**Required action:** After finding the line containing "686.82 | 524.08 |" below, please output that line and each following one through the line containing "Stratum B: N_h = 200, n_h", exactly as written.

**Supplied material:**
++++++

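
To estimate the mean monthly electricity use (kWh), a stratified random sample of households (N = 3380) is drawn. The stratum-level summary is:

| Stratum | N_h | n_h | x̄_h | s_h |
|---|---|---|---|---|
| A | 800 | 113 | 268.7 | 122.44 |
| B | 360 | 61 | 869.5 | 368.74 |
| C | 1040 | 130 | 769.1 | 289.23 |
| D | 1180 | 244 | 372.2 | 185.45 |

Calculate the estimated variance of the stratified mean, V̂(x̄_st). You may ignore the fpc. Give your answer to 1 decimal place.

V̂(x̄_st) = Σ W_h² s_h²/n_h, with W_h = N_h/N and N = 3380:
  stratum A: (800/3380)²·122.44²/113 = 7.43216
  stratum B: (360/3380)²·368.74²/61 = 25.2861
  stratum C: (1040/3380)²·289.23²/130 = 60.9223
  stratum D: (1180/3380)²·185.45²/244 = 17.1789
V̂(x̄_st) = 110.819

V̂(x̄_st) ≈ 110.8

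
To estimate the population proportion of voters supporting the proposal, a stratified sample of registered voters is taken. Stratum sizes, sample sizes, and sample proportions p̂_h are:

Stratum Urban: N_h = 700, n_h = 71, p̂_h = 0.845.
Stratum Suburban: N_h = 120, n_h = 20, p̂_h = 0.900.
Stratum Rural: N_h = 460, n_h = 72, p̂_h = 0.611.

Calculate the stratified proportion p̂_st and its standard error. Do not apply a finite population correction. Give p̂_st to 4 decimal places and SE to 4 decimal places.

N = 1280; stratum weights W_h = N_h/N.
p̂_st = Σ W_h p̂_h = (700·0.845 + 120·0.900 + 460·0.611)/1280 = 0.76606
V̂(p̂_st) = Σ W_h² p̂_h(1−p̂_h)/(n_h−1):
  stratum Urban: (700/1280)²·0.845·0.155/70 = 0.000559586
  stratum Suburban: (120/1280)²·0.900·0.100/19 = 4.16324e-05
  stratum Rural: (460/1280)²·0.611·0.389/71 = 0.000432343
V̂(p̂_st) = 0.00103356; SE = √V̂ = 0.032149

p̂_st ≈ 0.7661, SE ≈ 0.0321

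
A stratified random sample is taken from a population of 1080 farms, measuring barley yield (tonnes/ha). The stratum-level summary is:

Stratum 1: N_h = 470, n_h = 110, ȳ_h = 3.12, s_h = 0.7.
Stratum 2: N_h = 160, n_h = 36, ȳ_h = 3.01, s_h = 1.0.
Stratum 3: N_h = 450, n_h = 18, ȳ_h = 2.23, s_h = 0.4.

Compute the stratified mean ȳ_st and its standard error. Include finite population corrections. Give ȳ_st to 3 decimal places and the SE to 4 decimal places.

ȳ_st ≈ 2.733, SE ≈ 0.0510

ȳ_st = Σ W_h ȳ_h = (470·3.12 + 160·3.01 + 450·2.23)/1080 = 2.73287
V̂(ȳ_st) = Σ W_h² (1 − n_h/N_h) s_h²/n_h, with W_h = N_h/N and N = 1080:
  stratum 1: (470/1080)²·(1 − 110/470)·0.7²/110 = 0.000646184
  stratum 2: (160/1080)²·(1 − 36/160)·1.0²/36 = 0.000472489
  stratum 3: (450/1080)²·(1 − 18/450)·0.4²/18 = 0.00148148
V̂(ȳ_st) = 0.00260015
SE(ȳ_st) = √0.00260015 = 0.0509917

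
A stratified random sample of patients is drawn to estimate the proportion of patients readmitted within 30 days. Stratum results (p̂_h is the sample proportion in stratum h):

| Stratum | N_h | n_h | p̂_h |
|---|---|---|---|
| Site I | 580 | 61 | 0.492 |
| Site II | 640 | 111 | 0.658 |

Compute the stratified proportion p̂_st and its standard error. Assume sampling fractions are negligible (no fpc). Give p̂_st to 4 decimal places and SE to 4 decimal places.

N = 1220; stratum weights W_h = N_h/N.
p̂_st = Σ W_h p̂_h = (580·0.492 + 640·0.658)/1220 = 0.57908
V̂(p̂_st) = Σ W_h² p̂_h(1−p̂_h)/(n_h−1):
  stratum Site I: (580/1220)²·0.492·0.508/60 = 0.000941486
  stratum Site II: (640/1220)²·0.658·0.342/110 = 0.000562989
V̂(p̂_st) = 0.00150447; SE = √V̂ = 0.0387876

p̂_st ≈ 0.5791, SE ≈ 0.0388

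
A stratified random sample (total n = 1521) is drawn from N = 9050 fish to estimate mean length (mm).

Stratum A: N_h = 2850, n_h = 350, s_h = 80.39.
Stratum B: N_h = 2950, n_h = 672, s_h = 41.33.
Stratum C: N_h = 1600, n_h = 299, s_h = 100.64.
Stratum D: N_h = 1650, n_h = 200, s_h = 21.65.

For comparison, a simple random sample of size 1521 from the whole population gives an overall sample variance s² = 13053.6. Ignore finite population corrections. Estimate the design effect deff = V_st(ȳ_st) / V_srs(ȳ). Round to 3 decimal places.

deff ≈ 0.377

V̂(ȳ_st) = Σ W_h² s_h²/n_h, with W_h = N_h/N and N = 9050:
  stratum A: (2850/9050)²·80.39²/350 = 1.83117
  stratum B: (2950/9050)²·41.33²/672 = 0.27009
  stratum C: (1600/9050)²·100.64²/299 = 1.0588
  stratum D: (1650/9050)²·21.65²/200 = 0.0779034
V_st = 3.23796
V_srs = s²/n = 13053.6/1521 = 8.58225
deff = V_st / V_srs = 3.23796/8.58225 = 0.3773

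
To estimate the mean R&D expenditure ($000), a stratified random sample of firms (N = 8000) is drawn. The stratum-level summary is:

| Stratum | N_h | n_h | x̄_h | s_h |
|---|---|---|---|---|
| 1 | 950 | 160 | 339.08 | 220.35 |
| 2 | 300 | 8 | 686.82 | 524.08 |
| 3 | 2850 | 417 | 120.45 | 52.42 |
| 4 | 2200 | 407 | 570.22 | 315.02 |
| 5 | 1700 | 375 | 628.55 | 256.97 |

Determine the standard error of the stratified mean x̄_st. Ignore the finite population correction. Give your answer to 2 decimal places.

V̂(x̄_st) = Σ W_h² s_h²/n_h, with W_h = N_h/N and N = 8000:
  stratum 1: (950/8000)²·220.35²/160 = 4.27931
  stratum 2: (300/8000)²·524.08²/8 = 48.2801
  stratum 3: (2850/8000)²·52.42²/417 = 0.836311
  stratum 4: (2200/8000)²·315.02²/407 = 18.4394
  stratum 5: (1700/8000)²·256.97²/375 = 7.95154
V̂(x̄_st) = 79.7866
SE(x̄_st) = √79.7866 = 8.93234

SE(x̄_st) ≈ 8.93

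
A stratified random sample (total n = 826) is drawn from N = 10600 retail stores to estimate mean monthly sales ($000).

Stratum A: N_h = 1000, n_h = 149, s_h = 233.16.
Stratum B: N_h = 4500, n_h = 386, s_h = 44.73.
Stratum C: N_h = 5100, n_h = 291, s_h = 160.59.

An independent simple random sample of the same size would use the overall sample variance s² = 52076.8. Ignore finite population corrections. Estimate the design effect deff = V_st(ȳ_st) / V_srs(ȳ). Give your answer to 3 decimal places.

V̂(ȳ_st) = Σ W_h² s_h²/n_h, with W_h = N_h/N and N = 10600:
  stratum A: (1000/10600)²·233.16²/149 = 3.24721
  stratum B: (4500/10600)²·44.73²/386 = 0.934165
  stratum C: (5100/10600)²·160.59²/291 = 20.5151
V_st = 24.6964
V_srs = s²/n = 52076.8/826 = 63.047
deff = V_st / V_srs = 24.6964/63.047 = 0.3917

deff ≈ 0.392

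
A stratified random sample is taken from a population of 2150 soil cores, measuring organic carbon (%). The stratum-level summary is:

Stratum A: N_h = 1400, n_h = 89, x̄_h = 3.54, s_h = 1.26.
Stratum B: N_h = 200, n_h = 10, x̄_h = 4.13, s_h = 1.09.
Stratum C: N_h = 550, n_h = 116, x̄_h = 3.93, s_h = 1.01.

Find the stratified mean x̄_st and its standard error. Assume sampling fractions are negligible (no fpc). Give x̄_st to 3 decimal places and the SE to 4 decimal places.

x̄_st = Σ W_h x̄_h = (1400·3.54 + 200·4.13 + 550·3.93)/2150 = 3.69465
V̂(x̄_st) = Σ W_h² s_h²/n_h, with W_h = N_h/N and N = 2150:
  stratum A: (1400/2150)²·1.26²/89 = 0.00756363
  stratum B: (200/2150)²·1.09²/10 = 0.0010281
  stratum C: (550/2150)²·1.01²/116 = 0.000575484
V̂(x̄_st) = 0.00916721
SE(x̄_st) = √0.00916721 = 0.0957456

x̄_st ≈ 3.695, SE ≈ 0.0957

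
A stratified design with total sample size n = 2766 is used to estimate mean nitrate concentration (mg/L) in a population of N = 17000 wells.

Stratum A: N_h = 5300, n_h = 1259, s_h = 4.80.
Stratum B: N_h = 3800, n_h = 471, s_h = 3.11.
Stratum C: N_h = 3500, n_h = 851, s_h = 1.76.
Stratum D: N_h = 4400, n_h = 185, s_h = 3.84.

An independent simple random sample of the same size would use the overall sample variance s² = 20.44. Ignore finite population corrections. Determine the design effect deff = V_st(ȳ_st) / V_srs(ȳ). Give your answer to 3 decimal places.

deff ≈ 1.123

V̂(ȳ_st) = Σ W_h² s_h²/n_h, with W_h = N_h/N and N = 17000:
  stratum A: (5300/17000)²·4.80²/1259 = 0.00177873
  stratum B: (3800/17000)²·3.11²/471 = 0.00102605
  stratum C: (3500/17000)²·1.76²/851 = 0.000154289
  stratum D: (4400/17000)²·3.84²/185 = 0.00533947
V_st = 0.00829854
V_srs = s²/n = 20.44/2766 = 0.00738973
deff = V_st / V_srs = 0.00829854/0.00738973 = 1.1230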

++++++

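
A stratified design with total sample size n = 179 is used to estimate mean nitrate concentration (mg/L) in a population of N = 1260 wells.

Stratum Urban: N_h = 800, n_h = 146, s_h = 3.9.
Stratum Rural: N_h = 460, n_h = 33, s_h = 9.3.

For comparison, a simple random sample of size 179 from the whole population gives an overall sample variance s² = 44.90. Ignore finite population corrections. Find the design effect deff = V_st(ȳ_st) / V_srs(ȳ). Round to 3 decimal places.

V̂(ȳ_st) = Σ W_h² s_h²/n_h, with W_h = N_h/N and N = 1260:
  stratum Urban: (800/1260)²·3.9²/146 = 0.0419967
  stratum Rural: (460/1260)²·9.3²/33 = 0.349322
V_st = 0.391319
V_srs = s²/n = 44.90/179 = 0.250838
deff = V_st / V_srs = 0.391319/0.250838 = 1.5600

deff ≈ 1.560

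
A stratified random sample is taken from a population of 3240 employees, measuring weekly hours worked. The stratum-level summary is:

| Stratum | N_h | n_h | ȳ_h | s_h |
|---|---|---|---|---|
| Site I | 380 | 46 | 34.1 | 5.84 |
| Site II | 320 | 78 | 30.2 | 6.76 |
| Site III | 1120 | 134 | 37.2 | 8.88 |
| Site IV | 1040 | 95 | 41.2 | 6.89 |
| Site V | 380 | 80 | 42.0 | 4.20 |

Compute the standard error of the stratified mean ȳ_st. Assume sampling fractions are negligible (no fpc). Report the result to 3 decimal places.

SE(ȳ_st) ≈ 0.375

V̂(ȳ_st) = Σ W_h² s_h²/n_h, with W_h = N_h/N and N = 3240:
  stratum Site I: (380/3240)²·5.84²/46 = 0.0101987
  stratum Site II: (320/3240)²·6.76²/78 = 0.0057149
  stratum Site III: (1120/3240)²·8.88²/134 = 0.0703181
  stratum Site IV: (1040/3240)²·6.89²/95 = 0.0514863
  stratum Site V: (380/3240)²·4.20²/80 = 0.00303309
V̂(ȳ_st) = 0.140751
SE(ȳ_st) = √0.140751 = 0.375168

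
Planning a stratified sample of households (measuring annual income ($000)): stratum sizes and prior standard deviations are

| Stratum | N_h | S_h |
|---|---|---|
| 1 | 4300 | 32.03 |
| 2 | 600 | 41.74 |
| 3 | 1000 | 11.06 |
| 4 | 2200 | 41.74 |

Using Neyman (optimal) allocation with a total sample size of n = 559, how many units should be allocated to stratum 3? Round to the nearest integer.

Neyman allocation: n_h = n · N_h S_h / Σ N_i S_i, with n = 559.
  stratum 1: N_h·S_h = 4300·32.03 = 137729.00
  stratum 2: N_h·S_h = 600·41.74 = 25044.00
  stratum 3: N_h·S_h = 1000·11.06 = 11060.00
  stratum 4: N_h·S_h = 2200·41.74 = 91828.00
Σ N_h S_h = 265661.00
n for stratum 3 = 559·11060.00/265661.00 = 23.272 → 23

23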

++++++

**Worked solution:**
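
| 2 | 300 | 8 | 686.82 | 524.08 |
| 3 | 2850 | 417 | 120.45 | 52.42 |
| 4 | 2200 | 407 | 570.22 | 315.02 |
| 5 | 1700 | 375 | 628.55 | 256.97 |

Determine the standard error of the stratified mean x̄_st. Ignore the finite population correction. Give your answer to 2 decimal places.

V̂(x̄_st) = Σ W_h² s_h²/n_h, with W_h = N_h/N and N = 8000:
  stratum 1: (950/8000)²·220.35²/160 = 4.27931
  stratum 2: (300/8000)²·524.08²/8 = 48.2801
  stratum 3: (2850/8000)²·52.42²/417 = 0.836311
  stratum 4: (2200/8000)²·315.02²/407 = 18.4394
  stratum 5: (1700/8000)²·256.97²/375 = 7.95154
V̂(x̄_st) = 79.7866
SE(x̄_st) = √79.7866 = 8.93234

SE(x̄_st) ≈ 8.93

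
A stratified random sample (total n = 826) is drawn from N = 10600 retail stores to estimate mean monthly sales ($000).

Stratum A: N_h = 1000, n_h = 149, s_h = 233.16.
Stratum B: N_h = 4500, n_h = 386, s_h = 44.73.
Stratum C: N_h = 5100, n_h = 291, s_h = 160.59.

An independent simple random sample of the same size would use the overall sample variance s² = 52076.8. Ignore finite population corrections. Estimate the design effect deff = V_st(ȳ_st) / V_srs(ȳ). Give your answer to 3 decimal places.

V̂(ȳ_st) = Σ W_h² s_h²/n_h, with W_h = N_h/N and N = 10600:
  stratum A: (1000/10600)²·233.16²/149 = 3.24721
  stratum B: (4500/10600)²·44.73²/386 = 0.934165
  stratum C: (5100/10600)²·160.59²/291 = 20.5151
V_st = 24.6964
V_srs = s²/n = 52076.8/826 = 63.047
deff = V_st / V_srs = 24.6964/63.047 = 0.3917

deff ≈ 0.392

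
A stratified random sample is taken from a population of 2150 soil cores, measuring organic carbon (%). The stratum-level summary is:

Stratum A: N_h = 1400, n_h = 89, x̄_h = 3.54, s_h = 1.26.
Stratum B: N_h = 200, n_h = 10, x̄_h = 4.13, s_h = 1.09.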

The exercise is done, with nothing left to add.